[WORK REQUEST]: Please copy each line of the records below that includes the word "mapping".

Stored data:

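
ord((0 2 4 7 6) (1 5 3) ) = 15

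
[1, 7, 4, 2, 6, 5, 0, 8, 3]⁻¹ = [6, 0, 3, 8, 2, 5, 4, 1, 7]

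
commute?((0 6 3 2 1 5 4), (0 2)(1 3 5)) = no:(0 6 3 2 1 5 4) * (0 2)(1 3 5) = (0 6 5 4 2 3), (0 2)(1 3 5) * (0 6 3 2 1 5 4) = (0 1 2 6 3 4)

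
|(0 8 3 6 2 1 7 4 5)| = 9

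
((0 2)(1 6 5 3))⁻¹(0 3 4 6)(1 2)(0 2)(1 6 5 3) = (0 6)(1 4 5 2)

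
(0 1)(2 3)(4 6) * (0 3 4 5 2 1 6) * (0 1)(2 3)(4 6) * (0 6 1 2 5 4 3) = (0 3 6 4 2 1 5)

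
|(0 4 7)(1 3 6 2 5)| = 15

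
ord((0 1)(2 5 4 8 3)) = 10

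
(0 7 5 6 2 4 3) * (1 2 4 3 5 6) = (0 7 6 4 5 1 2 3)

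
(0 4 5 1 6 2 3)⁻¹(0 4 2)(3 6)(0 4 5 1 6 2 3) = (0 2)(3 4 5)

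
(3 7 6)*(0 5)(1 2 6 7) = (0 5)(1 2 6 3)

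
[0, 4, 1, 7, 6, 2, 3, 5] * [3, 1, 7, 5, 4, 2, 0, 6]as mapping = [0→3, 1→4, 2→1, 3→6, 4→0, 5→7, 6→5, 7→2]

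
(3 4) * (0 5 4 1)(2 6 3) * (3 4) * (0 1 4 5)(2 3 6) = (3 4)(5 6)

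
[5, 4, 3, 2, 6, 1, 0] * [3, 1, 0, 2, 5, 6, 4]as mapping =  [0→6, 1→5, 2→2, 3→0, 4→4, 5→1, 6→3]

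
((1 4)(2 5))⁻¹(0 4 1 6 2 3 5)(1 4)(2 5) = (0 1 4 6 5 3 2)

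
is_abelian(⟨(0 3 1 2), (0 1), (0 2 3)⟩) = no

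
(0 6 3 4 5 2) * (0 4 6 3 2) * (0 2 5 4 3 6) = (0 6 5 2 3)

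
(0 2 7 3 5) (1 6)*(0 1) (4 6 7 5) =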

[ANSWER BELOW]:
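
[0, 4, 1, 7, 6, 2, 3, 5] * [3, 1, 7, 5, 4, 2, 0, 6]as mapping = [0→3, 1→4, 2→1, 3→6, 4→0, 5→7, 6→5, 7→2]
[5, 4, 3, 2, 6, 1, 0] * [3, 1, 0, 2, 5, 6, 4]as mapping =  [0→6, 1→5, 2→2, 3→0, 4→4, 5→1, 6→3]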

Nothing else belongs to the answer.